**Aim of the task:**
Please write out every record below exactly as it stands.

#### Excerpted data ####

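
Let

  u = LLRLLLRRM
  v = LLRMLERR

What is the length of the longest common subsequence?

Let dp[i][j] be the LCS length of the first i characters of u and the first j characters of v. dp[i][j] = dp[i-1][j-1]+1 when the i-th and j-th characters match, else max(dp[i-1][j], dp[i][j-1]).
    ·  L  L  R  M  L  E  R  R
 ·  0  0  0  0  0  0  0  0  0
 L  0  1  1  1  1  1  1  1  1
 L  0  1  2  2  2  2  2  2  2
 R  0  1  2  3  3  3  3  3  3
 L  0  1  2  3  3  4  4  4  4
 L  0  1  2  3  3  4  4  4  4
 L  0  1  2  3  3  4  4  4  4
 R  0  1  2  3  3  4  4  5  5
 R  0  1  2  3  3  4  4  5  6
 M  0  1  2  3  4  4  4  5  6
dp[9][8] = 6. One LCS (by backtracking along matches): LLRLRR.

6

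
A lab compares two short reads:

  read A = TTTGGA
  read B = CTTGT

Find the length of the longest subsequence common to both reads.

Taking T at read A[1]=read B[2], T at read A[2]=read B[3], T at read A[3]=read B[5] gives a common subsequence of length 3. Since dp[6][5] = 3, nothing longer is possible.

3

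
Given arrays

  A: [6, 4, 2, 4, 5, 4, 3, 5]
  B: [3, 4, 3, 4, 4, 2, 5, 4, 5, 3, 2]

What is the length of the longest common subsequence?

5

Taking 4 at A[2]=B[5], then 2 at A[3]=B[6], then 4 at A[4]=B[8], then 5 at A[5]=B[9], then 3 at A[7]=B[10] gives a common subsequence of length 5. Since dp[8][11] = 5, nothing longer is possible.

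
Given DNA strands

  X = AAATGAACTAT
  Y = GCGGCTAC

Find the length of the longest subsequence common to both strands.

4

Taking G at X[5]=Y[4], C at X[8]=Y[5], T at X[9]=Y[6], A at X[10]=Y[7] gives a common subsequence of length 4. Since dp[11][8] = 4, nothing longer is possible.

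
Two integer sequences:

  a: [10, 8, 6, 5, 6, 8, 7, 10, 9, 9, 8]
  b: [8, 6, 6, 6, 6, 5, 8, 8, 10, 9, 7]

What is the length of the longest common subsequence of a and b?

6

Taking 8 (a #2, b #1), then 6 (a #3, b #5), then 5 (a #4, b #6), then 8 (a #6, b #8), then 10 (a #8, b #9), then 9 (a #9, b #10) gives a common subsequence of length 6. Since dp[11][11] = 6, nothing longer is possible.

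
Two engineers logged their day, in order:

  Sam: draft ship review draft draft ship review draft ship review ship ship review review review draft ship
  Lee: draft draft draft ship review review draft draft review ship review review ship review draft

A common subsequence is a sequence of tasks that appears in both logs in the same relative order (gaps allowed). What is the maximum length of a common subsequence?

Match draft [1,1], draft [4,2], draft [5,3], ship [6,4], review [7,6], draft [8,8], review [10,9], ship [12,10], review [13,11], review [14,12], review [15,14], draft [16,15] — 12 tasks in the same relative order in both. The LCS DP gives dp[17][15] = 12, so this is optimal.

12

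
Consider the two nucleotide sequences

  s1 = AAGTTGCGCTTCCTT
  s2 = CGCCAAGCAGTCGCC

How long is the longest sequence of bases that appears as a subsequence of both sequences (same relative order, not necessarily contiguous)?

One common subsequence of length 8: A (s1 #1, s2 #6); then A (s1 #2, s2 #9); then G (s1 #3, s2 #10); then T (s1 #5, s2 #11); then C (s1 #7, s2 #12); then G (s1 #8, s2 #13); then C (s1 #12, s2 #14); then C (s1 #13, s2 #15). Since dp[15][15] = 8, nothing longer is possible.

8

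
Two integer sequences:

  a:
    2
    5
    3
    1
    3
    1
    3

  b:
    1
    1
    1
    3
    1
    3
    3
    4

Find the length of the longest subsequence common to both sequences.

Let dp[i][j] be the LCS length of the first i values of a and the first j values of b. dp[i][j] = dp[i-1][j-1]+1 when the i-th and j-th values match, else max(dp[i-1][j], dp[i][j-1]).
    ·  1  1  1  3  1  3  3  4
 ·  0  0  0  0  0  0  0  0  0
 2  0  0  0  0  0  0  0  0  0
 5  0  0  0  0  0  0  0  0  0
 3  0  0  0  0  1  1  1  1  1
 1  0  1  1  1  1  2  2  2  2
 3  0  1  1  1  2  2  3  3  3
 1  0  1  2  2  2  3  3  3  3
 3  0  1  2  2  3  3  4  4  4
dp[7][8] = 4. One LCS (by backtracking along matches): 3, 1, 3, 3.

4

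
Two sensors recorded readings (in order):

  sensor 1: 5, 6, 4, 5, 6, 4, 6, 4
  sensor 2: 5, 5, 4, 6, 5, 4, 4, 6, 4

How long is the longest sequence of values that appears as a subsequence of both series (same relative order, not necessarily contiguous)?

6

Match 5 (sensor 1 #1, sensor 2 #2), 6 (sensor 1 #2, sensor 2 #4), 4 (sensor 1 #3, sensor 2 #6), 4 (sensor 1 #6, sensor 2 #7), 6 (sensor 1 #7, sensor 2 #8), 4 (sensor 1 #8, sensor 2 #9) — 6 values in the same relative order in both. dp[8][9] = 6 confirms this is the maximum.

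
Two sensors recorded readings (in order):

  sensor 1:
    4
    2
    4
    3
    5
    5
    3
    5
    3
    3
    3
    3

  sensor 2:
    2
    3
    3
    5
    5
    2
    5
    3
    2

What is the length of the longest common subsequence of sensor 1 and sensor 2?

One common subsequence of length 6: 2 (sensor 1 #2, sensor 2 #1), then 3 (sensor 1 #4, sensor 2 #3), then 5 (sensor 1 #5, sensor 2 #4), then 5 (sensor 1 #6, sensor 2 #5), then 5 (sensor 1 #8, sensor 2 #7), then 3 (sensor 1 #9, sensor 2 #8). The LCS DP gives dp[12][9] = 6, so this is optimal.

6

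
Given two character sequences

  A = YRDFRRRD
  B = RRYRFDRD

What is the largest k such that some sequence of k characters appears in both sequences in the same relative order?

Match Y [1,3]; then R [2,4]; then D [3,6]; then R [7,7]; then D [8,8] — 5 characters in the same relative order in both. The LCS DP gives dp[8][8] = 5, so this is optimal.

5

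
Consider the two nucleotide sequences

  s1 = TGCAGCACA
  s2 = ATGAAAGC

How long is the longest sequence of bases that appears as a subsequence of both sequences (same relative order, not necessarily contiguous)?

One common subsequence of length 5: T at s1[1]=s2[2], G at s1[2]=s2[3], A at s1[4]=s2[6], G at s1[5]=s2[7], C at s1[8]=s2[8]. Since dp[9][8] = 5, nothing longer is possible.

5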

####

**Response area:**
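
Let

  u = LLRLLLRRM
  v = LLRMLERR

What is the length of the longest common subsequence?

Let dp[i][j] be the LCS length of the first i characters of u and the first j characters of v. dp[i][j] = dp[i-1][j-1]+1 when the i-th and j-th characters match, else max(dp[i-1][j], dp[i][j-1]).
    ·  L  L  R  M  L  E  R  R
 ·  0  0  0  0  0  0  0  0  0
 L  0  1  1  1  1  1  1  1  1
 L  0  1  2  2  2  2  2  2  2
 R  0  1  2  3  3  3  3  3  3
 L  0  1  2  3  3  4  4  4  4
 L  0  1  2  3  3  4  4  4  4
 L  0  1  2  3  3  4  4  4  4
 R  0  1  2  3  3  4  4  5  5
 R  0  1  2  3  3  4  4  5  6
 M  0  1  2  3  4  4  4  5  6
dp[9][8] = 6. One LCS (by backtracking along matches): LLRLRR.

6

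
A lab compares two short reads:

  read A = TTTGGA
  read B = CTTGT

Find the length of the longest subsequence common to both reads.

Taking T at read A[1]=read B[2], T at read A[2]=read B[3], T at read A[3]=read B[5] gives a common subsequence of length 3. Since dp[6][5] = 3, nothing longer is possible.

3

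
Given arrays

  A: [6, 4, 2, 4, 5, 4, 3, 5]
  B: [3, 4, 3, 4, 4, 2, 5, 4, 5, 3, 2]

What is the length of the longest common subsequence?

5

Taking 4 at A[2]=B[5], then 2 at A[3]=B[6], then 4 at A[4]=B[8], then 5 at A[5]=B[9], then 3 at A[7]=B[10] gives a common subsequence of length 5. Since dp[8][11] = 5, nothing longer is possible.

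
Given DNA strands

  X = AAATGAACTAT
  Y = GCGGCTAC

Find the length of the longest subsequence common to both strands.

4

Taking G at X[5]=Y[4], C at X[8]=Y[5], T at X[9]=Y[6], A at X[10]=Y[7] gives a common subsequence of length 4. Since dp[11][8] = 4, nothing longer is possible.

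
Two integer sequences:

  a: [10, 8, 6, 5, 6, 8, 7, 10, 9, 9, 8]
  b: [8, 6, 6, 6, 6, 5, 8, 8, 10, 9, 7]

What is the length of the longest common subsequence of a and b?

6

Taking 8 (a #2, b #1), then 6 (a #3, b #5), then 5 (a #4, b #6), then 8 (a #6, b #8), then 10 (a #8, b #9), then 9 (a #9, b #10) gives a common subsequence of length 6. Since dp[11][11] = 6, nothing longer is possible.

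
Two engineers logged their day, in order:

  Sam: draft ship review draft draft ship review draft ship review ship ship review review review draft ship
  Lee: draft draft draft ship review review draft draft review ship review review ship review draft

A common subsequence is a sequence of tasks that appears in both logs in the same relative order (gaps allowed). What is the maximum length of a common subsequence?

Match draft [1,1], draft [4,2], draft [5,3], ship [6,4], review [7,6], draft [8,8], review [10,9], ship [12,10], review [13,11], review [14,12], review [15,14], draft [16,15] — 12 tasks in the same relative order in both. The LCS DP gives dp[17][15] = 12, so this is optimal.

12

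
Consider the two nucleotide sequences

  s1 = AAGTTGCGCTTCCTT
  s2 = CGCCAAGCAGTCGCC

How long is the longest sequence of bases that appears as a subsequence of both sequences (same relative order, not necessarily contiguous)?

One common subsequence of length 8: A (s1 #1, s2 #6); then A (s1 #2, s2 #9); then G (s1 #3, s2 #10); then T (s1 #5, s2 #11); then C (s1 #7, s2 #12); then G (s1 #8, s2 #13); then C (s1 #12, s2 #14); then C (s1 #13, s2 #15). Since dp[15][15] = 8, nothing longer is possible.

8

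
Two integer sequences:

  a:
    2
    5
    3
    1
    3
    1
    3

  b:
    1
    1
    1
    3
    1
    3
    3
    4

Find the length of the longest subsequence common to both sequences.

Let dp[i][j] be the LCS length of the first i values of a and the first j values of b. dp[i][j] = dp[i-1][j-1]+1 when the i-th and j-th values match, else max(dp[i-1][j], dp[i][j-1]).
    ·  1  1  1  3  1  3  3  4
 ·  0  0  0  0  0  0  0  0  0
 2  0  0  0  0  0  0  0  0  0
 5  0  0  0  0  0  0  0  0  0
 3  0  0  0  0  1  1  1  1  1
 1  0  1  1  1  1  2  2  2  2
 3  0  1  1  1  2  2  3  3  3
 1  0  1  2  2  2  3  3  3  3
 3  0  1  2  2  3  3  4  4  4
dp[7][8] = 4. One LCS (by backtracking along matches): 3, 1, 3, 3.

4

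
Two sensors recorded readings (in order):

  sensor 1: 5, 6, 4, 5, 6, 4, 6, 4
  sensor 2: 5, 5, 4, 6, 5, 4, 4, 6, 4

How long is the longest sequence of values that appears as a subsequence of both series (same relative order, not necessarily contiguous)?

6

Match 5 (sensor 1 #1, sensor 2 #2), 6 (sensor 1 #2, sensor 2 #4), 4 (sensor 1 #3, sensor 2 #6), 4 (sensor 1 #6, sensor 2 #7), 6 (sensor 1 #7, sensor 2 #8), 4 (sensor 1 #8, sensor 2 #9) — 6 values in the same relative order in both. dp[8][9] = 6 confirms this is the maximum.

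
Two sensors recorded readings (in order):

  sensor 1:
    4
    2
    4
    3
    5
    5
    3
    5
    3
    3
    3
    3

  sensor 2:
    2
    3
    3
    5
    5
    2
    5
    3
    2

What is the length of the longest common subsequence of sensor 1 and sensor 2?

One common subsequence of length 6: 2 (sensor 1 #2, sensor 2 #1), then 3 (sensor 1 #4, sensor 2 #3), then 5 (sensor 1 #5, sensor 2 #4), then 5 (sensor 1 #6, sensor 2 #5), then 5 (sensor 1 #8, sensor 2 #7), then 3 (sensor 1 #9, sensor 2 #8). The LCS DP gives dp[12][9] = 6, so this is optimal.

6

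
Given two character sequences

  A = YRDFRRRD
  B = RRYRFDRD

What is the largest k such that some sequence of k characters appears in both sequences in the same relative order?

Match Y [1,3]; then R [2,4]; then D [3,6]; then R [7,7]; then D [8,8] — 5 characters in the same relative order in both. The LCS DP gives dp[8][8] = 5, so this is optimal.

5

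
Consider the two nucleotide sequences

  s1 = TGCAGCACA
  s2 = ATGAAAGC

How long is the longest sequence of bases that appears as a subsequence of both sequences (same relative order, not necessarily contiguous)?

One common subsequence of length 5: T at s1[1]=s2[2], G at s1[2]=s2[3], A at s1[4]=s2[6], G at s1[5]=s2[7], C at s1[8]=s2[8]. Since dp[9][8] = 5, nothing longer is possible.

5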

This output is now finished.